Task instructions> Below are several records. Retype exactly those lines running from the one with "A single-lap joint fails at 77.3 kN." through the one with "at 44.6 MPa", end lines included, and no others.

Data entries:
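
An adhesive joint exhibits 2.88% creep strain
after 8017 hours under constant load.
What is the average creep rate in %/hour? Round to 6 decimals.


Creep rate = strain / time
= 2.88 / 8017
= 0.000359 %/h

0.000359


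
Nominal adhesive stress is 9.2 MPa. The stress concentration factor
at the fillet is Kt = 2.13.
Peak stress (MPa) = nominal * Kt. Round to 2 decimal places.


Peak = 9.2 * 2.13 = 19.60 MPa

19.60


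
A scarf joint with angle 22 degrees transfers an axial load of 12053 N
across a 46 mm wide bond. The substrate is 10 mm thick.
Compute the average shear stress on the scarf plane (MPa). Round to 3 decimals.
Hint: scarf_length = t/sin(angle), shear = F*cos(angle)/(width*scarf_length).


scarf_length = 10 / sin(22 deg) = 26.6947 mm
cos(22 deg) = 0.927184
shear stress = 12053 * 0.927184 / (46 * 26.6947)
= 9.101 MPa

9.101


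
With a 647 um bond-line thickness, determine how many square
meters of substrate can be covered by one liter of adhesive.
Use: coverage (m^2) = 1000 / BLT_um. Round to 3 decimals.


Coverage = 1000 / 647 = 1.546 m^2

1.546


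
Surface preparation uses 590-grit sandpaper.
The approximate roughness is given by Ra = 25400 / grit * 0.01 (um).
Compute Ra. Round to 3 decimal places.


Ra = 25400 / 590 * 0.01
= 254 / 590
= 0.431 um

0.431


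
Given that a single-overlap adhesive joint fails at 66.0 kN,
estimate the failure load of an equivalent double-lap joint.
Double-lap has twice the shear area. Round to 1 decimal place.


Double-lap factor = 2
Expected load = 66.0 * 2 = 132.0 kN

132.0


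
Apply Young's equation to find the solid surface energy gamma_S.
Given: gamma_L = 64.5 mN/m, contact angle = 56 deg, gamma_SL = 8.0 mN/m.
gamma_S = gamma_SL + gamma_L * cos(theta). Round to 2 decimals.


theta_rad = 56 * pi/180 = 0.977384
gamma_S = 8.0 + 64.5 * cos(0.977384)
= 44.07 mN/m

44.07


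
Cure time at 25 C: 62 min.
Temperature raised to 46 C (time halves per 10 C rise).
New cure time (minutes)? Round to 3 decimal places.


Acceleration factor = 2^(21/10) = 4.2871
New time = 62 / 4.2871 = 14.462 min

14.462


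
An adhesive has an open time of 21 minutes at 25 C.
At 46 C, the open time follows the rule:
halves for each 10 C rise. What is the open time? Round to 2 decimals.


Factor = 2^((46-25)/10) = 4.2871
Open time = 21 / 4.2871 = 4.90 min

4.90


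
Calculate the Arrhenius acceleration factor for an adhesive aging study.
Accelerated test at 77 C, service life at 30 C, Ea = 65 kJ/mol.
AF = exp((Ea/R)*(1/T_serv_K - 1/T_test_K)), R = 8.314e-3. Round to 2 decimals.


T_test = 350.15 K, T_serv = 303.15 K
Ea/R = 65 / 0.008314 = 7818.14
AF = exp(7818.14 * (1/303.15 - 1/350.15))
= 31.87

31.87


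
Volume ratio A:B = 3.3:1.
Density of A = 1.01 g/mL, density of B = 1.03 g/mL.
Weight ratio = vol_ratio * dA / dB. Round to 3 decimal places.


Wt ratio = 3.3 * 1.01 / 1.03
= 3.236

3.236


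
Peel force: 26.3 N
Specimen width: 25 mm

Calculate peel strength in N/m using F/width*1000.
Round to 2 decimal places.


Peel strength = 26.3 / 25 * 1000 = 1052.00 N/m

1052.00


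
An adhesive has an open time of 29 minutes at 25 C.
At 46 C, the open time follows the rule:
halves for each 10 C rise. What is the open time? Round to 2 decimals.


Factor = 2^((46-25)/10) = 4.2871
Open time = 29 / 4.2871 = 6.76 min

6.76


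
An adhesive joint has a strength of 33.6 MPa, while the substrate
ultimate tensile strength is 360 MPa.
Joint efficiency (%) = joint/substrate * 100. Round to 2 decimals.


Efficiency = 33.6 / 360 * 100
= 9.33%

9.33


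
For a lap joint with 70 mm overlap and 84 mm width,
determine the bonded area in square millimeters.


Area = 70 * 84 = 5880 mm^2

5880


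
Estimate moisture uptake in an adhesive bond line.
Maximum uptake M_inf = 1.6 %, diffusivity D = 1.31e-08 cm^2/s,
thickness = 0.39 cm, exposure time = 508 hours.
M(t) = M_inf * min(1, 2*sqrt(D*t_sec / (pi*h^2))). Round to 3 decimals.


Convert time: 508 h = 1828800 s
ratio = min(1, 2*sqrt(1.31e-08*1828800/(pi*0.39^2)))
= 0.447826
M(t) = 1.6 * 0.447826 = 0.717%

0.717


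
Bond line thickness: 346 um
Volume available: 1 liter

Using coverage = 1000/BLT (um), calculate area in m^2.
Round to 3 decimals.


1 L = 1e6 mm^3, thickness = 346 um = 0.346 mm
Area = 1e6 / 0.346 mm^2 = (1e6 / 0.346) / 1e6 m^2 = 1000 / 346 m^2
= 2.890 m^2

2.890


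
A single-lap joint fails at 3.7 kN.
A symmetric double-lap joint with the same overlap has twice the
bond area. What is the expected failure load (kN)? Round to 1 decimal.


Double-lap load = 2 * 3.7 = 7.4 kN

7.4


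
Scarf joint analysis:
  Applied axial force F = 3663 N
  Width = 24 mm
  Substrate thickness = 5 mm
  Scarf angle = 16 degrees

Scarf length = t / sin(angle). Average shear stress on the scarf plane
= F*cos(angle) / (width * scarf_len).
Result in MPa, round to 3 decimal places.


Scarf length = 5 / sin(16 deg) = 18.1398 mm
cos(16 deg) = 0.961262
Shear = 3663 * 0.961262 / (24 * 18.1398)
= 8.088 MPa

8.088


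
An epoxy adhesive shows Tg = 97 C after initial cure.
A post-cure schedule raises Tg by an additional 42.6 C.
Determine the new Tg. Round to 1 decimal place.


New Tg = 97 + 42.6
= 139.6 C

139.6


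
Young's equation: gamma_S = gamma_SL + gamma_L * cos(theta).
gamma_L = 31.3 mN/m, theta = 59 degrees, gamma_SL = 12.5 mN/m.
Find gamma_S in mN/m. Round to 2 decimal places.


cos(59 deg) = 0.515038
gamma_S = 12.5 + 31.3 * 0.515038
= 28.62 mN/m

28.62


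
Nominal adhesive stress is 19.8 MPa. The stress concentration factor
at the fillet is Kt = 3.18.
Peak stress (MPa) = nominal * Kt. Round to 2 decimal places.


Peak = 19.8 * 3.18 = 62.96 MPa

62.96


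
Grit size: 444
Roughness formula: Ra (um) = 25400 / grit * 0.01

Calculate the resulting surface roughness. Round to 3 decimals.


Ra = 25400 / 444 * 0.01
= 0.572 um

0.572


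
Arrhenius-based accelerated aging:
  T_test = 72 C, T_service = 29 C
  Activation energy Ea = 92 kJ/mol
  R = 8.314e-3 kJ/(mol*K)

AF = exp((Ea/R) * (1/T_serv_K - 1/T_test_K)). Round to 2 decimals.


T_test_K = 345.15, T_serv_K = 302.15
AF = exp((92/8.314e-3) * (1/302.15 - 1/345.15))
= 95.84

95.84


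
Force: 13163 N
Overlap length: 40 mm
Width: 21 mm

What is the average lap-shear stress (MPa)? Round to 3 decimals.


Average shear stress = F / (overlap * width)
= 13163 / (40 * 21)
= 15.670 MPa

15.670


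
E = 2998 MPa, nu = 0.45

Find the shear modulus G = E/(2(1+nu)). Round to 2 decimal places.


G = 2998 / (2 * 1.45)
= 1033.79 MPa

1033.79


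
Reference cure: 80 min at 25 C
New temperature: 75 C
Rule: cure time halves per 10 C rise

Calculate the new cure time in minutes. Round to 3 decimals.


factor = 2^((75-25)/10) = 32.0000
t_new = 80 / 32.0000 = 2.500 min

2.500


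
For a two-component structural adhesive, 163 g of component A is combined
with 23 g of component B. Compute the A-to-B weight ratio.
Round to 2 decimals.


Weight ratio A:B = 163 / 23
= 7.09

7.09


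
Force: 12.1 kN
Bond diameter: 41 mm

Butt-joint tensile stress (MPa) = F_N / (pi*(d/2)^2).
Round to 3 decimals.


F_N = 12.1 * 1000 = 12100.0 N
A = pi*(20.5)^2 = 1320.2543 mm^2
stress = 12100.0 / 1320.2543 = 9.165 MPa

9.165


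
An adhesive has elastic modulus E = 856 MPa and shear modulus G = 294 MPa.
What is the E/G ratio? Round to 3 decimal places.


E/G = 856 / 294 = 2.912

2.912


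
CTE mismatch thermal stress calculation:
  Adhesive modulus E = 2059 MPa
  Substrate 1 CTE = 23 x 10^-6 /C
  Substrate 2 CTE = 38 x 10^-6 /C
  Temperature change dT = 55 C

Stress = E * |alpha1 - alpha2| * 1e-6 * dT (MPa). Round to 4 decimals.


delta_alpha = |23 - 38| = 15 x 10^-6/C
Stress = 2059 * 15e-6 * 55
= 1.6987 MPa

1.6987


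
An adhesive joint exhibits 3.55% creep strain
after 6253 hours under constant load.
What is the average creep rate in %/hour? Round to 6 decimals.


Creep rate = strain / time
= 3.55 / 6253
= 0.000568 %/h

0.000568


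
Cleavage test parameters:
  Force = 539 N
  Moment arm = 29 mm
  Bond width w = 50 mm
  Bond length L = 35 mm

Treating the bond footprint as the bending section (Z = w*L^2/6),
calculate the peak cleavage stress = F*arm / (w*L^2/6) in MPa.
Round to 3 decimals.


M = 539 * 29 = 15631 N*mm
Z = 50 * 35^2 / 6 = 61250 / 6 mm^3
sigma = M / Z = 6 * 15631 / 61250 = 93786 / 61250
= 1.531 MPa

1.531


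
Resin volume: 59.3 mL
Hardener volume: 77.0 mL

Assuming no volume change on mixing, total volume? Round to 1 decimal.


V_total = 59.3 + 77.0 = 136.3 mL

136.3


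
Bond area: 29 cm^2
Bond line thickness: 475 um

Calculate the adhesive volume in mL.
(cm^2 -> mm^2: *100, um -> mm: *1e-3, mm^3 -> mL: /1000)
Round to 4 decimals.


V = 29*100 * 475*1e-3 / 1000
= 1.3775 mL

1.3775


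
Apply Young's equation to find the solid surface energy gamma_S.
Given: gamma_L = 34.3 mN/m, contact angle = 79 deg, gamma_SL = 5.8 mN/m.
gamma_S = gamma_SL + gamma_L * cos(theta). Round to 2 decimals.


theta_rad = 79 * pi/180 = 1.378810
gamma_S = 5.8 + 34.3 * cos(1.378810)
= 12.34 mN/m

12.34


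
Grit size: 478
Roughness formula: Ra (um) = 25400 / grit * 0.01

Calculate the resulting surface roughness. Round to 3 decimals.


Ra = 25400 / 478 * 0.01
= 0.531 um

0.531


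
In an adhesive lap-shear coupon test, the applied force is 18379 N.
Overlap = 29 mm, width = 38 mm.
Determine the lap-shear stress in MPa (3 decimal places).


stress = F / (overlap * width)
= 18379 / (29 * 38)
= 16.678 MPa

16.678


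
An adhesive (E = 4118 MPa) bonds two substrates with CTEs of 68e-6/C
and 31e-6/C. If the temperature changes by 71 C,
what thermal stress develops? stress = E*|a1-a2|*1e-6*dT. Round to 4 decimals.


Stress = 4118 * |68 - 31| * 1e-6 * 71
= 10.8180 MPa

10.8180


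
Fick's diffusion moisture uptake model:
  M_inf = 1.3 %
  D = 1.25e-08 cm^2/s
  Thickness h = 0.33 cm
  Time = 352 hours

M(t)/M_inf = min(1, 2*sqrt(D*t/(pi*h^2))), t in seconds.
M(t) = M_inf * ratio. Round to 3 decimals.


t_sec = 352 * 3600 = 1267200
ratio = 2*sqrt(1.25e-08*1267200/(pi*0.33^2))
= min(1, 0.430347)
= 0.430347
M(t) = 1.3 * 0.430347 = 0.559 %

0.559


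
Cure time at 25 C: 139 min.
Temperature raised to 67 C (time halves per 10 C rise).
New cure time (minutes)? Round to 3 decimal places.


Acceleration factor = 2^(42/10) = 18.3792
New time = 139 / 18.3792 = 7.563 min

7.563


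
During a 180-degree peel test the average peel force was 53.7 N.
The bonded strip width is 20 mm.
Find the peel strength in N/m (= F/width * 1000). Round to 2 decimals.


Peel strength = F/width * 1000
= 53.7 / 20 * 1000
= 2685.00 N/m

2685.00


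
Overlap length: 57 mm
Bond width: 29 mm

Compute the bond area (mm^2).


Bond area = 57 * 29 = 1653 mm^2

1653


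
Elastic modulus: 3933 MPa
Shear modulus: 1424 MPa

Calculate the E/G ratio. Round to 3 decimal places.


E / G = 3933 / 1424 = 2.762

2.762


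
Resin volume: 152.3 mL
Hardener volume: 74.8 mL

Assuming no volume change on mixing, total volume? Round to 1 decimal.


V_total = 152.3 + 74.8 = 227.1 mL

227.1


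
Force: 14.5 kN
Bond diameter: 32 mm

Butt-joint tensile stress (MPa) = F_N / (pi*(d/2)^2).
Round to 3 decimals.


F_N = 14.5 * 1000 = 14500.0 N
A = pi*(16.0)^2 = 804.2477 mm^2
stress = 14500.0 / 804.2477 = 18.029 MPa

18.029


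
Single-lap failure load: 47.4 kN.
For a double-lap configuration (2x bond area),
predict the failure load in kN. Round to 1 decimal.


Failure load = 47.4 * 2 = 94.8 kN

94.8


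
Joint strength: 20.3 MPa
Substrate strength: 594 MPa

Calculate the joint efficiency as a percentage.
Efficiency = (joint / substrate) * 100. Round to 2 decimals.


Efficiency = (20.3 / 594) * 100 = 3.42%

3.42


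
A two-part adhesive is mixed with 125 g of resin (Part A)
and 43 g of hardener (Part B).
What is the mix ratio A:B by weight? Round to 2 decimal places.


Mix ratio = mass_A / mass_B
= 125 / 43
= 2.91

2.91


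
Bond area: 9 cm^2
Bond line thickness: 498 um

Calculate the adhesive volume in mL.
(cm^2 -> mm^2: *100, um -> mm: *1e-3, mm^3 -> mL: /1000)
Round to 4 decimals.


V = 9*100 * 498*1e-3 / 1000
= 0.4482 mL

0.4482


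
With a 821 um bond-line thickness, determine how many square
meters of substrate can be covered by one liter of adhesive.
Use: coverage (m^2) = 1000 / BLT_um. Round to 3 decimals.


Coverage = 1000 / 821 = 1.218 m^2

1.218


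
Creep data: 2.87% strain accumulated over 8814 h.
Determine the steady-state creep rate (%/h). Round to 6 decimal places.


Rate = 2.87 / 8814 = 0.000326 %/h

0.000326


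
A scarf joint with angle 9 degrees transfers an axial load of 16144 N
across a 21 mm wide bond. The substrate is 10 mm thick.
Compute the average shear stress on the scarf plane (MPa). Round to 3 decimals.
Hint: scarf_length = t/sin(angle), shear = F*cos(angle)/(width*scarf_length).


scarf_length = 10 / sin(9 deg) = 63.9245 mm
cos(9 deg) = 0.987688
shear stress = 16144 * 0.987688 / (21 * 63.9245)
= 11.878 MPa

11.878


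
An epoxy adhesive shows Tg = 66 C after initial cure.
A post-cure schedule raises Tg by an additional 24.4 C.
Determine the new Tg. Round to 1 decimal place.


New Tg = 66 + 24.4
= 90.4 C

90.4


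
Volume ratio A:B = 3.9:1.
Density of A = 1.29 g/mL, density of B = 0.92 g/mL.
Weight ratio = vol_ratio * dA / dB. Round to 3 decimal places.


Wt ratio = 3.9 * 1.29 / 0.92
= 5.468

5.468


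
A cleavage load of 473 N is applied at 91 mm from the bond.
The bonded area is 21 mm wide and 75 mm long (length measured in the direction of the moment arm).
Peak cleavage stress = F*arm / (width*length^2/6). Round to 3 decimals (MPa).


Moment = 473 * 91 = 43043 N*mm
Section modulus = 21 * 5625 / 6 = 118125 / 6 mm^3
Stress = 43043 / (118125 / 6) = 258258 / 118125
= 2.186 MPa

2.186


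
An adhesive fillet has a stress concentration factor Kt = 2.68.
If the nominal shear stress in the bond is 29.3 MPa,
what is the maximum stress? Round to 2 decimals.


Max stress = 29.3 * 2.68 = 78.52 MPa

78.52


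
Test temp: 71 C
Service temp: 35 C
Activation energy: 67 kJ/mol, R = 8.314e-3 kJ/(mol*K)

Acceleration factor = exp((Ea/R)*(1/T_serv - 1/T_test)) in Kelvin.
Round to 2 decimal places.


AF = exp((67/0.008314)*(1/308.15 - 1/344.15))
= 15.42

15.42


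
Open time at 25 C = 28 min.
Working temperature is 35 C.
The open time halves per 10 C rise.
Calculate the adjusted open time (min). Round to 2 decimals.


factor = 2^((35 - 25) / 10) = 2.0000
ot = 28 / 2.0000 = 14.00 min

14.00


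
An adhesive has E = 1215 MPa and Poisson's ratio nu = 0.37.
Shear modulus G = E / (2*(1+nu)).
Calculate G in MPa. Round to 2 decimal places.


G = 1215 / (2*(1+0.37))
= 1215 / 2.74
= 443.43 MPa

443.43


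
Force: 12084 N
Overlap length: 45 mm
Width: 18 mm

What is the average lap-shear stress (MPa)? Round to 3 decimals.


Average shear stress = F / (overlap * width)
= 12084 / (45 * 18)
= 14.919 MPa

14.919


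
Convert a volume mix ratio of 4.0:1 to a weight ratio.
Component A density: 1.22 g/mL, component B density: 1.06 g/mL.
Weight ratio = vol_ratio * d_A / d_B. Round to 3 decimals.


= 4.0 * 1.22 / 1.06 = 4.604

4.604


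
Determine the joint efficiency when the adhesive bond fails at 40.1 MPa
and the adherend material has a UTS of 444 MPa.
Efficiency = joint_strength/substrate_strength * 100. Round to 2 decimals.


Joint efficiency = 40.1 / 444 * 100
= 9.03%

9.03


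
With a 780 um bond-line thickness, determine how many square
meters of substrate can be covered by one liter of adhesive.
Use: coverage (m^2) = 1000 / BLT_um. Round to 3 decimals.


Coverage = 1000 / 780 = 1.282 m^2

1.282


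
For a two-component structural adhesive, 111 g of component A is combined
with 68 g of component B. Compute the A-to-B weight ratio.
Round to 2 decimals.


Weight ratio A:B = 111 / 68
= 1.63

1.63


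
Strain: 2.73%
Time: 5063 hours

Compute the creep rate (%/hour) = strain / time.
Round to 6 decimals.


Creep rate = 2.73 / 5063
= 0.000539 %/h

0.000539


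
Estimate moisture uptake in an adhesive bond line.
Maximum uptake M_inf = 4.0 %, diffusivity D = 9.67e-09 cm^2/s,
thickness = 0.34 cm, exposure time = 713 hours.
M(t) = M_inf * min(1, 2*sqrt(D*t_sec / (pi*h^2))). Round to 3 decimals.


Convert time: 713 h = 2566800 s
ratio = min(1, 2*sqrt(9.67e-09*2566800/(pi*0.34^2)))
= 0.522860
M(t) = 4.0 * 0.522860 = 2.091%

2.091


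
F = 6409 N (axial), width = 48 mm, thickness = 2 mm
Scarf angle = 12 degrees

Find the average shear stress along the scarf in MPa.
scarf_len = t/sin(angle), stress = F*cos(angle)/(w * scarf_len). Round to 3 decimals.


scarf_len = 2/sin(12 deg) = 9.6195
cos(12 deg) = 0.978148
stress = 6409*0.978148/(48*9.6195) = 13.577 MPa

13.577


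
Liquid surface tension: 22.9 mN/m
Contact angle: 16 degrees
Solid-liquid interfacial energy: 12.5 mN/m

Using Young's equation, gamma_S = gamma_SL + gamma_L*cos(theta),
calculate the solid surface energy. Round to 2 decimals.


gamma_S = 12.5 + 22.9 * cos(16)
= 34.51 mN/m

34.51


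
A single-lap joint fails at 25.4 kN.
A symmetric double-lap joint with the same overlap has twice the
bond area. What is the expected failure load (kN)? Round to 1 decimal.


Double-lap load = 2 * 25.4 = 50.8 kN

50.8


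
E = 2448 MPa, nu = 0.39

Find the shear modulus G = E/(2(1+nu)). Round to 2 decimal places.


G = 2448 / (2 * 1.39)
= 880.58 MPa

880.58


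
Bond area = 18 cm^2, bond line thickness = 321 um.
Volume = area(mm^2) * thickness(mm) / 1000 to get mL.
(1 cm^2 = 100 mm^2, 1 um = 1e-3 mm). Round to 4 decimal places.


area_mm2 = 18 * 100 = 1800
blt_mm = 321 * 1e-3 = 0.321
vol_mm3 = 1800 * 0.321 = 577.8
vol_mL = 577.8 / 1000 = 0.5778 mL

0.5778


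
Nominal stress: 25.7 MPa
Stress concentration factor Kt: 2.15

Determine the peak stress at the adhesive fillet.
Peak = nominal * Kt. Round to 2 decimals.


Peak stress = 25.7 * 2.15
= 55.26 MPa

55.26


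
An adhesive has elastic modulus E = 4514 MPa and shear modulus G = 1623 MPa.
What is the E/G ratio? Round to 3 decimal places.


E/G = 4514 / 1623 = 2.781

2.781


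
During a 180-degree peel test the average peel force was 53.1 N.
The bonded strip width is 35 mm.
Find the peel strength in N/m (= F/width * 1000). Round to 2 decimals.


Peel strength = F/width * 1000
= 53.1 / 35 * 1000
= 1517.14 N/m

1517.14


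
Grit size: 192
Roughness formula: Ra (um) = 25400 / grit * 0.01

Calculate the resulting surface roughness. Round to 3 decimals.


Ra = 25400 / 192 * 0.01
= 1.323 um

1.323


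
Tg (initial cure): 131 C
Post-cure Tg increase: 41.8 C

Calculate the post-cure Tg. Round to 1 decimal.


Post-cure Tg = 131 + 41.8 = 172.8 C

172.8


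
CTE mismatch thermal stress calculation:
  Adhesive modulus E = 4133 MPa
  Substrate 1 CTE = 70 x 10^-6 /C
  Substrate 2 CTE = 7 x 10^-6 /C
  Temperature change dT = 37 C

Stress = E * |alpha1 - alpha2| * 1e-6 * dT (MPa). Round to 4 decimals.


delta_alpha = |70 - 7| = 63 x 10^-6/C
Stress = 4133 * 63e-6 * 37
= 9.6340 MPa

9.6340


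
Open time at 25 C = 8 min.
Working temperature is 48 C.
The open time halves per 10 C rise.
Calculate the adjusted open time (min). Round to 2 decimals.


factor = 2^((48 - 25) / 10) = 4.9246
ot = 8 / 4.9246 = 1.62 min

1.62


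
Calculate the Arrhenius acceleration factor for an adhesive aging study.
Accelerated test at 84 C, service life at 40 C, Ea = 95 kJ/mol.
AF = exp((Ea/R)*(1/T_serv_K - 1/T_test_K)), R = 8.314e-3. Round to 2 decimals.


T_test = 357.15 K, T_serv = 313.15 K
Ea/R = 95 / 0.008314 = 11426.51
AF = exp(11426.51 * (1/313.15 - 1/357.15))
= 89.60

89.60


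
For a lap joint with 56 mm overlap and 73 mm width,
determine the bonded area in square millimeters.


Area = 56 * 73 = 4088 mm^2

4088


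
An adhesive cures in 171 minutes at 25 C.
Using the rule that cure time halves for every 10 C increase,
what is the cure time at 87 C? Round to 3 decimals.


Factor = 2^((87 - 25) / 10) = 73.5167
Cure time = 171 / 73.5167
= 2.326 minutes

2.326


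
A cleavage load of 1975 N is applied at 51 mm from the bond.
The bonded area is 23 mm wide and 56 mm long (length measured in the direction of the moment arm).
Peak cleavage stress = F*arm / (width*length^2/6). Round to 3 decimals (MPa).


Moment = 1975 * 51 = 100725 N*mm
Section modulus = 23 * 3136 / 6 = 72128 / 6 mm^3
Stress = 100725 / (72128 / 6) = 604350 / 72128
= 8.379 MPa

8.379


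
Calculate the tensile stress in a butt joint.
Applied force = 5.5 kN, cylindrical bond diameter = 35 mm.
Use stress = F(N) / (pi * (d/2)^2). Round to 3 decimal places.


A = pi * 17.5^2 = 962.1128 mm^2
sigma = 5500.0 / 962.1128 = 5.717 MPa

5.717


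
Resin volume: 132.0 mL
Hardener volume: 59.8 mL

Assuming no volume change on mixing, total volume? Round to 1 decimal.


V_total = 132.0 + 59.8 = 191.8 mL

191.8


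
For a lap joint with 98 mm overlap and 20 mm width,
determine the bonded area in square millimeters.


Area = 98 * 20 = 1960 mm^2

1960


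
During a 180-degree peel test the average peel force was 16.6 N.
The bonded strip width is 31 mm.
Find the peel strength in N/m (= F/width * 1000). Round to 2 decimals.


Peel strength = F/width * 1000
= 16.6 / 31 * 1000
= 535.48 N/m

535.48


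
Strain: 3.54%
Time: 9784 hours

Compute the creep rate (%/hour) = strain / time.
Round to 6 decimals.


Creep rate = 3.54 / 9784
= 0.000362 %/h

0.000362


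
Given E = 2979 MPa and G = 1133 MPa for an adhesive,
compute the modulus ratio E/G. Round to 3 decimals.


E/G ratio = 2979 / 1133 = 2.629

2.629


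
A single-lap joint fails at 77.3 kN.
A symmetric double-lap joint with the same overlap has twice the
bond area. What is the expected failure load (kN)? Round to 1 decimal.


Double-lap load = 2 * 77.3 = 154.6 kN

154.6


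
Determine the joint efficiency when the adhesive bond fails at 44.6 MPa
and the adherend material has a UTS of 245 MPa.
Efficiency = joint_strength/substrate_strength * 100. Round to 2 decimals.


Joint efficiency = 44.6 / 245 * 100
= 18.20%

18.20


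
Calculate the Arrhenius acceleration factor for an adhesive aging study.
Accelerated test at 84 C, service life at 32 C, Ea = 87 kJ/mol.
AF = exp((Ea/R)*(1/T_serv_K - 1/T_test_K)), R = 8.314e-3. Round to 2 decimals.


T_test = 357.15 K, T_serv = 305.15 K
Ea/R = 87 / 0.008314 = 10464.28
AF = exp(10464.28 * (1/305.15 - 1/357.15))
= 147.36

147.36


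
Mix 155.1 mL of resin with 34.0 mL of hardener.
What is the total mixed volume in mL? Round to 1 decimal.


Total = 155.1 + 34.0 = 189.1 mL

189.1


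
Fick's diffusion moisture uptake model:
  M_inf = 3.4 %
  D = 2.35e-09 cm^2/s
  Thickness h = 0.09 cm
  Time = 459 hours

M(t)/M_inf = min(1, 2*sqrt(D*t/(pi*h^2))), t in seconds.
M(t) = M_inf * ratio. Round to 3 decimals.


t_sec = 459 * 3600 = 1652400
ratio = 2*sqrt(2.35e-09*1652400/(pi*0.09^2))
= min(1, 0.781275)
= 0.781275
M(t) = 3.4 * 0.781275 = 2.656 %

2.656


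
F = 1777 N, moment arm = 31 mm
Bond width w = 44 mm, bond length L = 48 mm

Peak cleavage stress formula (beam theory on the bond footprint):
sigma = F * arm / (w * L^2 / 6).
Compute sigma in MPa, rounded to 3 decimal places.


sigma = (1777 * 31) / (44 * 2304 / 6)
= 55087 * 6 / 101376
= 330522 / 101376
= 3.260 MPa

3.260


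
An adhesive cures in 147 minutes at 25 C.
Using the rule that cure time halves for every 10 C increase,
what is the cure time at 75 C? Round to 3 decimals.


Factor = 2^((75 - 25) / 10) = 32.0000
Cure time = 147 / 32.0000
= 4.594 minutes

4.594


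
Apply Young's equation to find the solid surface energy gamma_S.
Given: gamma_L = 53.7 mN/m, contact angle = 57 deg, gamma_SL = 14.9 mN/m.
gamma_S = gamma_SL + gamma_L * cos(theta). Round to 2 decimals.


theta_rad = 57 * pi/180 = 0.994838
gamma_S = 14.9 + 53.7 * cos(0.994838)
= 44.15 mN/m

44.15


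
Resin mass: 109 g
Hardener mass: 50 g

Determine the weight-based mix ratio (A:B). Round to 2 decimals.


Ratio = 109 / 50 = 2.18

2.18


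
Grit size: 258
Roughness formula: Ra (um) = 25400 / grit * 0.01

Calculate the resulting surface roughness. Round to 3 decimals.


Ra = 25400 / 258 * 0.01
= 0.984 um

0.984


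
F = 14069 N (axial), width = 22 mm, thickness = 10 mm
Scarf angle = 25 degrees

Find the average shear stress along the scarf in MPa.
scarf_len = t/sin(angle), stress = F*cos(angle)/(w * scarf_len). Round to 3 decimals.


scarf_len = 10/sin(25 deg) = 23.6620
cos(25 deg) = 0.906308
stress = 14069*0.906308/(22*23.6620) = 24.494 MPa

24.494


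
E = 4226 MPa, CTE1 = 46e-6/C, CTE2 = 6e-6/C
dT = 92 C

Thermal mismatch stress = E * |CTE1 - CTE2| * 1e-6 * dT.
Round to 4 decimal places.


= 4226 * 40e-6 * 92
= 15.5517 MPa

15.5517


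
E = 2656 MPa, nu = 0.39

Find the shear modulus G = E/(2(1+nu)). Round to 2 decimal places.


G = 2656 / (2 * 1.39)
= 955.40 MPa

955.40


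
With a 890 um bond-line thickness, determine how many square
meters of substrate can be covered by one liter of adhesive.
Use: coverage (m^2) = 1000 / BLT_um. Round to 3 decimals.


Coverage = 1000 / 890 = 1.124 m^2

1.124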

Reply to the task>
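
A single-lap joint fails at 77.3 kN.
A symmetric double-lap joint with the same overlap has twice the
bond area. What is the expected failure load (kN)? Round to 1 decimal.


Double-lap load = 2 * 77.3 = 154.6 kN

154.6


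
Determine the joint efficiency when the adhesive bond fails at 44.6 MPa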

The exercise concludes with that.